Return only this: the line with "A 40-item teacher" and all the lines that follow it below, through the final one, exactly as they are.

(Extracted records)
* * * *
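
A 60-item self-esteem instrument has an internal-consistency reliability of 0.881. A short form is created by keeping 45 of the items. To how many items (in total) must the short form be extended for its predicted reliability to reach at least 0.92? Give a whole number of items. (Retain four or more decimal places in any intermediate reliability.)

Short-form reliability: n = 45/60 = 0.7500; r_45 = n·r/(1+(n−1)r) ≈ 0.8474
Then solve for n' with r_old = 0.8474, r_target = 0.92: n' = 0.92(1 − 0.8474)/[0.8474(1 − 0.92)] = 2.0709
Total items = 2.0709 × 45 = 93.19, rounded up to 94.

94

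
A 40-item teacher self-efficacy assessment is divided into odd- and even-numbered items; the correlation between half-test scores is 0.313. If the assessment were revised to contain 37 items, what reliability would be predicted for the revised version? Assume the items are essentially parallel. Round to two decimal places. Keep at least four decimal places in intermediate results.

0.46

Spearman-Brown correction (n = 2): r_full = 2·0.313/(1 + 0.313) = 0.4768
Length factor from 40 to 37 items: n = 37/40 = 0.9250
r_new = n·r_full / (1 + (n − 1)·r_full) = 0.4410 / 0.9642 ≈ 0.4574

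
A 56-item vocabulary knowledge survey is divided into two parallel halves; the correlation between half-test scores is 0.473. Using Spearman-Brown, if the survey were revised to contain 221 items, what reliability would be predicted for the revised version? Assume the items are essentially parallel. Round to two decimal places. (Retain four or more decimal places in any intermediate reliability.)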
* * * *
§ Solution to this exercise
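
A 40-item teacher self-efficacy assessment is divided into odd- and even-numbered items; the correlation between half-test scores is 0.313. If the assessment were revised to contain 37 items, what reliability would be predicted for the revised version? Assume the items are essentially parallel. Round to two decimal places. Keep at least four decimal places in intermediate results.

0.46

Spearman-Brown correction (n = 2): r_full = 2·0.313/(1 + 0.313) = 0.4768
Length factor from 40 to 37 items: n = 37/40 = 0.9250
r_new = n·r_full / (1 + (n − 1)·r_full) = 0.4410 / 0.9642 ≈ 0.4574

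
A 56-item vocabulary knowledge survey is divided into two parallel halves; the correlation between half-test scores is 0.473. Using Spearman-Brown, if the survey were revised to contain 221 items, what reliability would be predicted for the revised version? Assume the items are essentially parallel. Round to two decimal places. (Retain four or more decimal places in any intermediate reliability.)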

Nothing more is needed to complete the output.